■ Problem: Return copies of the lines below that mention "begins".

■ Provided data:

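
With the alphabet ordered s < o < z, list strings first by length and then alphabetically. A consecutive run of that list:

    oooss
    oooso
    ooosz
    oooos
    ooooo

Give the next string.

ooooz

Find the rightmost character of ooooo below z, bump it to the next letter, and reset everything to its right to s.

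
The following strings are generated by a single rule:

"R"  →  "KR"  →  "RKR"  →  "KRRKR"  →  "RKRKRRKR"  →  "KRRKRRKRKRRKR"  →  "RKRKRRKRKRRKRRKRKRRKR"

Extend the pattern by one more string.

This is a Fibonacci-style word recurrence s(k) = s(k−2)·s(k−1): e.g. R·KR = RKR.
Continuing: KRRKRRKRKRRKR · RKRKRRKRKRRKRRKRKRRKR gives term 8.

KRRKRRKRKRRKRRKRKRRKRKRRKRRKRKRRKR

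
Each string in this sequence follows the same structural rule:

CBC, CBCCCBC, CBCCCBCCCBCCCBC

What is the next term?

Every step duplicates the string with 'C' between the halves.
One more doubling of CBCCCBCCCBCCCBC gives the answer.

CBCCCBCCCBCCCBCCCBCCCBCCCBCCCBC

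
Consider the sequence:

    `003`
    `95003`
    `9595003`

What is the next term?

959595003

Every step adds 95 at the front: s(k+1) = 95·s(k).
So the next term is 95·9595003.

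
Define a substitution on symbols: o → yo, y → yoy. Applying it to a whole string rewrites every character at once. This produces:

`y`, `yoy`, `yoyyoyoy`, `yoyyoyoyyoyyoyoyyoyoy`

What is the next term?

yoyyoyoyyoyyoyoyyoyoyyoyyoyoyyoyyoyoyyoyoyyoyyoyoyyoyoy

Replace each of the 21 characters of yoyyoyoyyoyyoyoyyoyoy in place — yoy yo yoy yoy yo yoy yo yoy yoy yo yoy yoy yo yoy yo yoy yoy yo yoy yo yoy — and concatenate.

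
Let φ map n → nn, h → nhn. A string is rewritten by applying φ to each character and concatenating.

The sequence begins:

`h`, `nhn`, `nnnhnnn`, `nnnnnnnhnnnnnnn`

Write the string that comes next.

Applying the rule to each of the 15 symbols of nnnnnnnhnnnnnnn gives the pieces nn nn nn nn nn nn nn nhn nn nn nn nn nn nn nn, which concatenate to the answer.

nnnnnnnnnnnnnnnhnnnnnnnnnnnnnnn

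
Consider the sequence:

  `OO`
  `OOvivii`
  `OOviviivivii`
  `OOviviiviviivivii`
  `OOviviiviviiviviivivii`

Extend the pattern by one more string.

OOviviiviviiviviiviviivivii

Each term is the previous one with vivii appended.
So the next term is OOviviiviviiviviivivii·vivii.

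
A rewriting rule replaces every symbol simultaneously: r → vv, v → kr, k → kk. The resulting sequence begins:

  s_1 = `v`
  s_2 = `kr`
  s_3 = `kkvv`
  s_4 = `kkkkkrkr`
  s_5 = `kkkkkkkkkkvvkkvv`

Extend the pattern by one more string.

kkkkkkkkkkkkkkkkkkkkkrkrkkkkkrkr

Applying the rule to each of the 16 symbols of kkkkkkkkkkvvkkvv gives the pieces kk kk kk kk kk kk kk kk kk kk kr kr kk kk kr kr, which concatenate to the answer.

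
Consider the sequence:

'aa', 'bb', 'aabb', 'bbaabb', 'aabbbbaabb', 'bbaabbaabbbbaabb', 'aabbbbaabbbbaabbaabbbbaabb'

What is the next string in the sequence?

This is a Fibonacci-style word recurrence s(k) = s(k−2)·s(k−1): e.g. aa·bb = aabb.
So term 8 is bbaabbaabbbbaabb·aabbbbaabbbbaabbaabbbbaabb.

bbaabbaabbbbaabbaabbbbaabbbbaabbaabbbbaabb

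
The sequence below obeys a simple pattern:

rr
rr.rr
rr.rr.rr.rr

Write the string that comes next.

Each string is two copies of the previous one joined by '.'.
So the next term is two copies of rr.rr.rr.rr with '.' between the halves.

rr.rr.rr.rr.rr.rr.rr.rr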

■ Answer box:
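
The sequence begins:
A rewriting rule replaces every symbol simultaneously: r → vv, v → kr, k → kk. The resulting sequence begins: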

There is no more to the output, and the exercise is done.